Dataset entries:
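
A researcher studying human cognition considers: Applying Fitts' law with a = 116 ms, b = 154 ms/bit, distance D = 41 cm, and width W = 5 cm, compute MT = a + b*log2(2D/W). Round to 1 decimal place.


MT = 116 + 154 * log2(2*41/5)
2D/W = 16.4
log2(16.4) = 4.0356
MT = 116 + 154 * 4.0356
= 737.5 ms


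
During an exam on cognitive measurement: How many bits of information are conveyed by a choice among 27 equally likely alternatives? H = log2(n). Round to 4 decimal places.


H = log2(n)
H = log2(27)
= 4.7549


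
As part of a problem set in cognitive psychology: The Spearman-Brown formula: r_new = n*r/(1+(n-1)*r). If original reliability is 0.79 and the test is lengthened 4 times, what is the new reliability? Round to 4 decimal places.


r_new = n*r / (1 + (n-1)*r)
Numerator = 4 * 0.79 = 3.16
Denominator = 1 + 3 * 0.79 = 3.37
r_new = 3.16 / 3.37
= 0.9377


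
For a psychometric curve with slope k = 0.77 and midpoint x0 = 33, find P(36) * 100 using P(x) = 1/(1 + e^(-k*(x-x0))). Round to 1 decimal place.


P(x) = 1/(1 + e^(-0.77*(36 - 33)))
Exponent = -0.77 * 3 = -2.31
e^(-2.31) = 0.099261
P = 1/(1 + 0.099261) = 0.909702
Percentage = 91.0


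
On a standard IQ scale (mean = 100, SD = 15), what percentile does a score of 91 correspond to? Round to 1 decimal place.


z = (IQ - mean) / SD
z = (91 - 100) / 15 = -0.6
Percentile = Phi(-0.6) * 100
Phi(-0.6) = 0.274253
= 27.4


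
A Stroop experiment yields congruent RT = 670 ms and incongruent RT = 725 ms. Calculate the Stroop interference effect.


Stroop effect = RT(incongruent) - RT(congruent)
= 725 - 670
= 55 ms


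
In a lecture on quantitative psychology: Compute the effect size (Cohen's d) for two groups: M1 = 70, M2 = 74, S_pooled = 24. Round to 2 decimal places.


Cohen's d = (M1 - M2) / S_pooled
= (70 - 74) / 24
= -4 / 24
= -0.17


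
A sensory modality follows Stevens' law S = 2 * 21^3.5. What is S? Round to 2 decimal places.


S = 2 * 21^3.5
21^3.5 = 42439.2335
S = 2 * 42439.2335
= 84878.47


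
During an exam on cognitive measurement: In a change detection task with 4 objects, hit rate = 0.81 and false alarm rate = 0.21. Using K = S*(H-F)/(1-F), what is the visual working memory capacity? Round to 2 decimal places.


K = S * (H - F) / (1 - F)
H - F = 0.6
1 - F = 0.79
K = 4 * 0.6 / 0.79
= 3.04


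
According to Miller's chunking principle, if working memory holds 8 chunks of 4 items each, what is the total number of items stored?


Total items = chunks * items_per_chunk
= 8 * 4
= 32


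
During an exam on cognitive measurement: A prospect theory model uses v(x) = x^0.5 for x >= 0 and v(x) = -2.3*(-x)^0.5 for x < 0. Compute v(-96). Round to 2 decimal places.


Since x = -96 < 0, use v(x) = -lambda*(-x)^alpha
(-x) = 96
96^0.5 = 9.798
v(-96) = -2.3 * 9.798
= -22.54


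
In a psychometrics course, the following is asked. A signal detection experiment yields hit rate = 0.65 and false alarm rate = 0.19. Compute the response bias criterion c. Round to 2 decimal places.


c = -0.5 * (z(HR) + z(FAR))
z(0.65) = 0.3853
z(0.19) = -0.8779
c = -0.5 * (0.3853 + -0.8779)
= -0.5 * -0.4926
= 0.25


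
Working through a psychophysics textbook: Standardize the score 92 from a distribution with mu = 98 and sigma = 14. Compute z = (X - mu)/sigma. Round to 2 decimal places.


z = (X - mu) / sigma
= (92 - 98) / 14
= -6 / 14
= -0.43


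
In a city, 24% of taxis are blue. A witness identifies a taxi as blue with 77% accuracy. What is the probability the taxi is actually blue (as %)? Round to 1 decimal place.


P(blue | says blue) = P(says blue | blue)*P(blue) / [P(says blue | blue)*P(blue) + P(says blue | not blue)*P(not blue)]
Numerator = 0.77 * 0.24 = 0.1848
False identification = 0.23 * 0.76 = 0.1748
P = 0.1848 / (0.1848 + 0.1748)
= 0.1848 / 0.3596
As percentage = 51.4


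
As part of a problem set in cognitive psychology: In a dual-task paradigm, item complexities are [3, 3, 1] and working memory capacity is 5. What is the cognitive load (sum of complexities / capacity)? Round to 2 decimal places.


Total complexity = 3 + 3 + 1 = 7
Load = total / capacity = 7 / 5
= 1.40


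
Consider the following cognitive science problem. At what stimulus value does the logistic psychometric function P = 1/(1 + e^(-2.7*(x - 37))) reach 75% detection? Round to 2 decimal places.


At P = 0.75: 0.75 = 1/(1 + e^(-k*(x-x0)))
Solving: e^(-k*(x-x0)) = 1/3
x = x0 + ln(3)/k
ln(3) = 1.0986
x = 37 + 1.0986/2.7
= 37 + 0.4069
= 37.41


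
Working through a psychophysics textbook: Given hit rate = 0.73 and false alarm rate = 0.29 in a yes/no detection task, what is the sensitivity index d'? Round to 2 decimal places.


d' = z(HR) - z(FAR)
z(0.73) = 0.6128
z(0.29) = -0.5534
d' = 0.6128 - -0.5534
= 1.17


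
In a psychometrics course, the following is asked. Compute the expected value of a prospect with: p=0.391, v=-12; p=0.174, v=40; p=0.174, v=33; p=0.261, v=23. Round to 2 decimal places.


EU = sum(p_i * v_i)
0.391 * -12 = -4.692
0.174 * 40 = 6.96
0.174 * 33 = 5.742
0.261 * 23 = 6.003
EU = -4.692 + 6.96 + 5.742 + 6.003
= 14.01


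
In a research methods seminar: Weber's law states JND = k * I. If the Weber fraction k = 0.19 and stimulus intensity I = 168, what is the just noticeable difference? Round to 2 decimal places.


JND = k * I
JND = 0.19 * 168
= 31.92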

The task: When you answer, repeat all of the material exactly as given.

Output for this task:
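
A researcher studying human cognition considers: Applying Fitts' law with a = 116 ms, b = 154 ms/bit, distance D = 41 cm, and width W = 5 cm, compute MT = a + b*log2(2D/W). Round to 1 decimal place.


MT = 116 + 154 * log2(2*41/5)
2D/W = 16.4
log2(16.4) = 4.0356
MT = 116 + 154 * 4.0356
= 737.5 ms


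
During an exam on cognitive measurement: How many bits of information are conveyed by a choice among 27 equally likely alternatives? H = log2(n). Round to 4 decimal places.


H = log2(n)
H = log2(27)
= 4.7549


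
As part of a problem set in cognitive psychology: The Spearman-Brown formula: r_new = n*r/(1+(n-1)*r). If original reliability is 0.79 and the test is lengthened 4 times, what is the new reliability? Round to 4 decimal places.


r_new = n*r / (1 + (n-1)*r)
Numerator = 4 * 0.79 = 3.16
Denominator = 1 + 3 * 0.79 = 3.37
r_new = 3.16 / 3.37
= 0.9377


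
For a psychometric curve with slope k = 0.77 and midpoint x0 = 33, find P(36) * 100 using P(x) = 1/(1 + e^(-k*(x-x0))). Round to 1 decimal place.


P(x) = 1/(1 + e^(-0.77*(36 - 33)))
Exponent = -0.77 * 3 = -2.31
e^(-2.31) = 0.099261
P = 1/(1 + 0.099261) = 0.909702
Percentage = 91.0


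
On a standard IQ scale (mean = 100, SD = 15), what percentile does a score of 91 correspond to? Round to 1 decimal place.


z = (IQ - mean) / SD
z = (91 - 100) / 15 = -0.6
Percentile = Phi(-0.6) * 100
Phi(-0.6) = 0.274253
= 27.4


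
A Stroop experiment yields congruent RT = 670 ms and incongruent RT = 725 ms. Calculate the Stroop interference effect.


Stroop effect = RT(incongruent) - RT(congruent)
= 725 - 670
= 55 ms


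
In a lecture on quantitative psychology: Compute the effect size (Cohen's d) for two groups: M1 = 70, M2 = 74, S_pooled = 24. Round to 2 decimal places.


Cohen's d = (M1 - M2) / S_pooled
= (70 - 74) / 24
= -4 / 24
= -0.17


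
A sensory modality follows Stevens' law S = 2 * 21^3.5. What is S? Round to 2 decimal places.


S = 2 * 21^3.5
21^3.5 = 42439.2335
S = 2 * 42439.2335
= 84878.47


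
During an exam on cognitive measurement: In a change detection task with 4 objects, hit rate = 0.81 and false alarm rate = 0.21. Using K = S*(H-F)/(1-F), what is the visual working memory capacity? Round to 2 decimal places.


K = S * (H - F) / (1 - F)
H - F = 0.6
1 - F = 0.79
K = 4 * 0.6 / 0.79
= 3.04


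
According to Miller's chunking principle, if working memory holds 8 chunks of 4 items each, what is the total number of items stored?


Total items = chunks * items_per_chunk
= 8 * 4
= 32


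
During an exam on cognitive measurement: A prospect theory model uses v(x) = x^0.5 for x >= 0 and v(x) = -2.3*(-x)^0.5 for x < 0. Compute v(-96). Round to 2 decimal places.


Since x = -96 < 0, use v(x) = -lambda*(-x)^alpha
(-x) = 96
96^0.5 = 9.798
v(-96) = -2.3 * 9.798
= -22.54


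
In a psychometrics course, the following is asked. A signal detection experiment yields hit rate = 0.65 and false alarm rate = 0.19. Compute the response bias criterion c. Round to 2 decimal places.


c = -0.5 * (z(HR) + z(FAR))
z(0.65) = 0.3853
z(0.19) = -0.8779
c = -0.5 * (0.3853 + -0.8779)
= -0.5 * -0.4926
= 0.25


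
Working through a psychophysics textbook: Standardize the score 92 from a distribution with mu = 98 and sigma = 14. Compute z = (X - mu)/sigma. Round to 2 decimal places.


z = (X - mu) / sigma
= (92 - 98) / 14
= -6 / 14
= -0.43


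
In a city, 24% of taxis are blue. A witness identifies a taxi as blue with 77% accuracy. What is the probability the taxi is actually blue (as %)? Round to 1 decimal place.


P(blue | says blue) = P(says blue | blue)*P(blue) / [P(says blue | blue)*P(blue) + P(says blue | not blue)*P(not blue)]
Numerator = 0.77 * 0.24 = 0.1848
False identification = 0.23 * 0.76 = 0.1748
P = 0.1848 / (0.1848 + 0.1748)
= 0.1848 / 0.3596
As percentage = 51.4


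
As part of a problem set in cognitive psychology: In a dual-task paradigm, item complexities are [3, 3, 1] and working memory capacity is 5. What is the cognitive load (sum of complexities / capacity)? Round to 2 decimal places.


Total complexity = 3 + 3 + 1 = 7
Load = total / capacity = 7 / 5
= 1.40


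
Consider the following cognitive science problem. At what stimulus value does the logistic psychometric function P = 1/(1 + e^(-2.7*(x - 37))) reach 75% detection? Round to 2 decimal places.


At P = 0.75: 0.75 = 1/(1 + e^(-k*(x-x0)))
Solving: e^(-k*(x-x0)) = 1/3
x = x0 + ln(3)/k
ln(3) = 1.0986
x = 37 + 1.0986/2.7
= 37 + 0.4069
= 37.41


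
Working through a psychophysics textbook: Given hit rate = 0.73 and false alarm rate = 0.29 in a yes/no detection task, what is the sensitivity index d'? Round to 2 decimal places.


d' = z(HR) - z(FAR)
z(0.73) = 0.6128
z(0.29) = -0.5534
d' = 0.6128 - -0.5534
= 1.17


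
In a psychometrics course, the following is asked. Compute the expected value of a prospect with: p=0.391, v=-12; p=0.174, v=40; p=0.174, v=33; p=0.261, v=23. Round to 2 decimal places.


EU = sum(p_i * v_i)
0.391 * -12 = -4.692
0.174 * 40 = 6.96
0.174 * 33 = 5.742
0.261 * 23 = 6.003
EU = -4.692 + 6.96 + 5.742 + 6.003
= 14.01


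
In a research methods seminar: Weber's law states JND = k * I. If the Weber fraction k = 0.19 and stimulus intensity I = 168, what is the just noticeable difference? Round to 2 decimal places.


JND = k * I
JND = 0.19 * 168
= 31.92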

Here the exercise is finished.